+++ Records to use

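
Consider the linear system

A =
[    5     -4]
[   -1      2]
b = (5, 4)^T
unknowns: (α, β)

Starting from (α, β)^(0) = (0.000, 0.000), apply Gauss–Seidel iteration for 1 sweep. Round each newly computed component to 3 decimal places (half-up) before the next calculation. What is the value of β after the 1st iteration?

Iteration 1:
  α = (5 - (-4)·0.000) / (5) = 1.000
  β = (4 - (-1)·1.000) / (2) = 2.500

2.500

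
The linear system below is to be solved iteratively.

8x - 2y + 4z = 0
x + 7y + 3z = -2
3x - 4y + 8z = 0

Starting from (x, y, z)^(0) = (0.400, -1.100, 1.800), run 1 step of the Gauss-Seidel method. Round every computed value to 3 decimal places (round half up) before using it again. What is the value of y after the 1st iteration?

Iteration 1:
  x = (0 - (-2)·-1.100 - (4)·1.800) / (8) = -1.175
  y = (-2 - (1)·-1.175 - (3)·1.800) / (7) = -0.889
  z = (0 - (3)·-1.175 - (-4)·-0.889) / (8) = -0.004

-0.889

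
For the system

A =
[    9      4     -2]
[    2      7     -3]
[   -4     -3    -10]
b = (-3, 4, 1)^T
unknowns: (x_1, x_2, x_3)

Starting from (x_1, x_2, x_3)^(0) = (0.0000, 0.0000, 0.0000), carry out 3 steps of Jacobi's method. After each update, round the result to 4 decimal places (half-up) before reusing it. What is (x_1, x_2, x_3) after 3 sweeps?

Iteration 1:
  x_1 = (-3 - (4)·0.0000 - (-2)·0.0000) / (9) = -0.3333
  x_2 = (4 - (2)·0.0000 - (-3)·0.0000) / (7) = 0.5714
  x_3 = (1 - (-4)·0.0000 - (-3)·0.0000) / (-10) = -0.1000
Iteration 2:
  x_1 = (-3 - (4)·0.5714 - (-2)·-0.1000) / (9) = -0.6095
  x_2 = (4 - (2)·-0.3333 - (-3)·-0.1000) / (7) = 0.6238
  x_3 = (1 - (-4)·-0.3333 - (-3)·0.5714) / (-10) = -0.1381
Iteration 3:
  x_1 = (-3 - (4)·0.6238 - (-2)·-0.1381) / (9) = -0.6413
  x_2 = (4 - (2)·-0.6095 - (-3)·-0.1381) / (7) = 0.6864
  x_3 = (1 - (-4)·-0.6095 - (-3)·0.6238) / (-10) = -0.0433

(-0.6413, 0.6864, -0.0433)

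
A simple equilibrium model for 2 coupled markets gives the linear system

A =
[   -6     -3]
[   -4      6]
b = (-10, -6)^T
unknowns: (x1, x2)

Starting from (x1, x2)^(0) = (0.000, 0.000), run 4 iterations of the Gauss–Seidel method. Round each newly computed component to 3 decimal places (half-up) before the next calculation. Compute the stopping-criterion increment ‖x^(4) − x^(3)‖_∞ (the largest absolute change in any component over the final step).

0.007

Iteration 1:
  x1 = (-10 - (-3)·0.000) / (-6) = 1.667
  x2 = (-6 - (-4)·1.667) / (6) = 0.111
Iteration 2:
  x1 = (-10 - (-3)·0.111) / (-6) = 1.611
  x2 = (-6 - (-4)·1.611) / (6) = 0.074
Iteration 3:
  x1 = (-10 - (-3)·0.074) / (-6) = 1.630
  x2 = (-6 - (-4)·1.630) / (6) = 0.087
Iteration 4:
  x1 = (-10 - (-3)·0.087) / (-6) = 1.623
  x2 = (-6 - (-4)·1.623) / (6) = 0.082
Change: (-0.007, -0.005) → max |·| = 0.007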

++++++

▶ [Your task]: Your answer must consist solely of the lines above between the line holding "x + 7y + 3z = -2" and the line holding "unknowns: (x1, x2)", inclusive, copied exactly.

▶ [Response to the task]:
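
x + 7y + 3z = -2
3x - 4y + 8z = 0

Starting from (x, y, z)^(0) = (0.400, -1.100, 1.800), run 1 step of the Gauss-Seidel method. Round every computed value to 3 decimal places (round half up) before using it again. What is the value of y after the 1st iteration?

Iteration 1:
  x = (0 - (-2)·-1.100 - (4)·1.800) / (8) = -1.175
  y = (-2 - (1)·-1.175 - (3)·1.800) / (7) = -0.889
  z = (0 - (3)·-1.175 - (-4)·-0.889) / (8) = -0.004

-0.889

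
For the system

A =
[    9      4     -2]
[    2      7     -3]
[   -4     -3    -10]
b = (-3, 4, 1)^T
unknowns: (x_1, x_2, x_3)

Starting from (x_1, x_2, x_3)^(0) = (0.0000, 0.0000, 0.0000), carry out 3 steps of Jacobi's method. After each update, round the result to 4 decimal places (half-up) before reusing it. What is (x_1, x_2, x_3) after 3 sweeps?

Iteration 1:
  x_1 = (-3 - (4)·0.0000 - (-2)·0.0000) / (9) = -0.3333
  x_2 = (4 - (2)·0.0000 - (-3)·0.0000) / (7) = 0.5714
  x_3 = (1 - (-4)·0.0000 - (-3)·0.0000) / (-10) = -0.1000
Iteration 2:
  x_1 = (-3 - (4)·0.5714 - (-2)·-0.1000) / (9) = -0.6095
  x_2 = (4 - (2)·-0.3333 - (-3)·-0.1000) / (7) = 0.6238
  x_3 = (1 - (-4)·-0.3333 - (-3)·0.5714) / (-10) = -0.1381
Iteration 3:
  x_1 = (-3 - (4)·0.6238 - (-2)·-0.1381) / (9) = -0.6413
  x_2 = (4 - (2)·-0.6095 - (-3)·-0.1381) / (7) = 0.6864
  x_3 = (1 - (-4)·-0.6095 - (-3)·0.6238) / (-10) = -0.0433

(-0.6413, 0.6864, -0.0433)

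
A simple equilibrium model for 2 coupled markets gives the linear system

A =
[   -6     -3]
[   -4      6]
b = (-10, -6)^T
unknowns: (x1, x2)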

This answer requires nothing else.